WORK TO BE COMPLETED = Below are some records; output all of them exactly as they read.

--- DATASET EXTRACT Enclosed Below ---

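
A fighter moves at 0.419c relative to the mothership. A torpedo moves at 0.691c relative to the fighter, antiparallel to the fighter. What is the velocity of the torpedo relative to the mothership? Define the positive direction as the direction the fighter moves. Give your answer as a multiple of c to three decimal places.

-0.383c

With v = 0.419 and u' = -0.691 (in units of c),
u = (u' + v)/(1 + u'v/c²):
u = (-0.691 + 0.419) / (1 + (-0.691)·0.419) = -0.2720/0.7105 = -0.3828
(Galilean addition would give -0.272c.)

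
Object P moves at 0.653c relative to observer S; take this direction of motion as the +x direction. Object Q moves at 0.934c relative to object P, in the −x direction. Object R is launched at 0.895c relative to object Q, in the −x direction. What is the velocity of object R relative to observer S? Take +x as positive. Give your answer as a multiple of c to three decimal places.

Apply u = (u' + v)/(1 + u'v/c²) successively, working outward toward observer S.
Start: velocity of object P relative to observer S = 0.6530c.
Compose with object Q (u' = -0.934 in object P frame): u_1 = (-0.934 + 0.653) / (1 + (-0.934)·0.653) = -0.2810/0.3901 = -0.7203.
Compose with object R (u' = -0.895 in object Q frame): u_2 = (-0.895 + (-0.720)) / (1 + (-0.895)·(-0.720)) = -1.6153/1.6447 = -0.9821.

-0.982c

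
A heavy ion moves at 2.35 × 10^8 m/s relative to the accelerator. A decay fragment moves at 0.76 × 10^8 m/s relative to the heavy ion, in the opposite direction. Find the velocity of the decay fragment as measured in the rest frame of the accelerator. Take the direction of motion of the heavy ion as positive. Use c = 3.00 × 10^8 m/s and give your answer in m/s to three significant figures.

In units of c (dividing by 3.00 × 10^8 m/s): v = 0.783, u' = -0.253.
u = (u' + v)/(1 + u'v/c²):
u = (-0.253 + 0.783) / (1 + (-0.253)·0.783) = 0.5300/0.8016 = 0.6612
(Galilean addition would give +0.530c.)
Converting back: u = 0.6612 × 3.00 × 10^8 m/s.

+1.98 × 10^8 m/s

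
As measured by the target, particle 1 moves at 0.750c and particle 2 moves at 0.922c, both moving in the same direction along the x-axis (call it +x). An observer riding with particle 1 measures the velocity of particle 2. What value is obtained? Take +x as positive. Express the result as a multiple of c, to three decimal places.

+0.558c

β_A = 0.750, β_B = 0.922.
Transform to A's frame with the inverse velocity-addition law: u' = (u − v)/(1 − uv/c²), taking u = β_B and v = β_A.
u' = (0.922 − 0.750) / (1 − (0.750)(0.922)) = 0.1720/0.3085 = 0.5575.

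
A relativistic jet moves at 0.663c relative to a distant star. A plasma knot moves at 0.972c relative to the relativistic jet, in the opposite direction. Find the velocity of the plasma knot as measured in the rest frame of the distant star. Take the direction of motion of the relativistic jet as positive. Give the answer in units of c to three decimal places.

With v = 0.663 and u' = -0.972 (in units of c),
u = (u' + v)/(1 + u'v/c²):
u = (-0.972 + 0.663) / (1 + (-0.972)·0.663) = -0.3090/0.3556 = -0.8690

-0.869c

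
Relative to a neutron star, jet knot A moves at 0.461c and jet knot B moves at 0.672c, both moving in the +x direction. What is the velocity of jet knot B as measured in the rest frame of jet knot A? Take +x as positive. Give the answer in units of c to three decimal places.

β_A = 0.461, β_B = 0.672.
Transform to A's frame with the inverse velocity-addition law: u' = (u − v)/(1 − uv/c²), taking u = β_B and v = β_A.
u' = (0.672 − 0.461) / (1 − (0.461)(0.672)) = 0.2110/0.6902 = 0.3057.

+0.306c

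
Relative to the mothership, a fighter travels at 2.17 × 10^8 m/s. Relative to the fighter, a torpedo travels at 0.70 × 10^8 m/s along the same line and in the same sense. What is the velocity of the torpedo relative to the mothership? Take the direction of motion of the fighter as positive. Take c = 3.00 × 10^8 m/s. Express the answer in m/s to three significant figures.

In units of c (dividing by 3.00 × 10^8 m/s): v = 0.723, u' = 0.233.
u = (u' + v)/(1 + u'v/c²):
u = (0.233 + 0.723) / (1 + 0.233·0.723) = 0.9567/1.1688 = 0.8185
Converting back: u = 0.8185 × 3.00 × 10^8 m/s.

2.46 × 10^8 m/s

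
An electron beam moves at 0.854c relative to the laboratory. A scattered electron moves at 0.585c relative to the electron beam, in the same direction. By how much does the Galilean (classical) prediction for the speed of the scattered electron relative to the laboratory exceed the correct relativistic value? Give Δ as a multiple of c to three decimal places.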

--- End of Enclosed DATASET EXTRACT ---

REPLY TO THE TASK =
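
A fighter moves at 0.419c relative to the mothership. A torpedo moves at 0.691c relative to the fighter, antiparallel to the fighter. What is the velocity of the torpedo relative to the mothership? Define the positive direction as the direction the fighter moves. Give your answer as a multiple of c to three decimal places.

-0.383c

With v = 0.419 and u' = -0.691 (in units of c),
u = (u' + v)/(1 + u'v/c²):
u = (-0.691 + 0.419) / (1 + (-0.691)·0.419) = -0.2720/0.7105 = -0.3828
(Galilean addition would give -0.272c.)

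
Object P moves at 0.653c relative to observer S; take this direction of motion as the +x direction. Object Q moves at 0.934c relative to object P, in the −x direction. Object R is launched at 0.895c relative to object Q, in the −x direction. What is the velocity of object R relative to observer S? Take +x as positive. Give your answer as a multiple of c to three decimal places.

Apply u = (u' + v)/(1 + u'v/c²) successively, working outward toward observer S.
Start: velocity of object P relative to observer S = 0.6530c.
Compose with object Q (u' = -0.934 in object P frame): u_1 = (-0.934 + 0.653) / (1 + (-0.934)·0.653) = -0.2810/0.3901 = -0.7203.
Compose with object R (u' = -0.895 in object Q frame): u_2 = (-0.895 + (-0.720)) / (1 + (-0.895)·(-0.720)) = -1.6153/1.6447 = -0.9821.

-0.982c

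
A heavy ion moves at 2.35 × 10^8 m/s relative to the accelerator. A decay fragment moves at 0.76 × 10^8 m/s relative to the heavy ion, in the opposite direction. Find the velocity of the decay fragment as measured in the rest frame of the accelerator. Take the direction of motion of the heavy ion as positive. Use c = 3.00 × 10^8 m/s and give your answer in m/s to three significant figures.

In units of c (dividing by 3.00 × 10^8 m/s): v = 0.783, u' = -0.253.
u = (u' + v)/(1 + u'v/c²):
u = (-0.253 + 0.783) / (1 + (-0.253)·0.783) = 0.5300/0.8016 = 0.6612
(Galilean addition would give +0.530c.)
Converting back: u = 0.6612 × 3.00 × 10^8 m/s.

+1.98 × 10^8 m/s

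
As measured by the target, particle 1 moves at 0.750c and particle 2 moves at 0.922c, both moving in the same direction along the x-axis (call it +x). An observer riding with particle 1 measures the velocity of particle 2. What value is obtained? Take +x as positive. Express the result as a multiple of c, to three decimal places.

+0.558c

β_A = 0.750, β_B = 0.922.
Transform to A's frame with the inverse velocity-addition law: u' = (u − v)/(1 − uv/c²), taking u = β_B and v = β_A.
u' = (0.922 − 0.750) / (1 − (0.750)(0.922)) = 0.1720/0.3085 = 0.5575.

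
A relativistic jet moves at 0.663c relative to a distant star. A plasma knot moves at 0.972c relative to the relativistic jet, in the opposite direction. Find the velocity of the plasma knot as measured in the rest frame of the distant star. Take the direction of motion of the relativistic jet as positive. Give the answer in units of c to three decimal places.

With v = 0.663 and u' = -0.972 (in units of c),
u = (u' + v)/(1 + u'v/c²):
u = (-0.972 + 0.663) / (1 + (-0.972)·0.663) = -0.3090/0.3556 = -0.8690

-0.869c

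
Relative to a neutron star, jet knot A moves at 0.461c and jet knot B moves at 0.672c, both moving in the +x direction. What is the velocity of jet knot B as measured in the rest frame of jet knot A? Take +x as positive. Give the answer in units of c to three decimal places.

β_A = 0.461, β_B = 0.672.
Transform to A's frame with the inverse velocity-addition law: u' = (u − v)/(1 − uv/c²), taking u = β_B and v = β_A.
u' = (0.672 − 0.461) / (1 − (0.461)(0.672)) = 0.2110/0.6902 = 0.3057.

+0.306c

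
Relative to the mothership, a fighter travels at 2.17 × 10^8 m/s. Relative to the fighter, a torpedo travels at 0.70 × 10^8 m/s along the same line and in the same sense. What is the velocity of the torpedo relative to the mothership? Take the direction of motion of the fighter as positive. Take c = 3.00 × 10^8 m/s. Express the answer in m/s to three significant figures.

In units of c (dividing by 3.00 × 10^8 m/s): v = 0.723, u' = 0.233.
u = (u' + v)/(1 + u'v/c²):
u = (0.233 + 0.723) / (1 + 0.233·0.723) = 0.9567/1.1688 = 0.8185
Converting back: u = 0.8185 × 3.00 × 10^8 m/s.

2.46 × 10^8 m/s

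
An electron beam moves at 0.854c relative to the laboratory. A scattered electron moves at 0.585c relative to the electron beam, in the same direction. By how much does the Galilean (classical) prediction for the speed of the scattered electron relative to the laboratory exceed the correct relativistic value? Give Δ as a multiple of c to three decimal places.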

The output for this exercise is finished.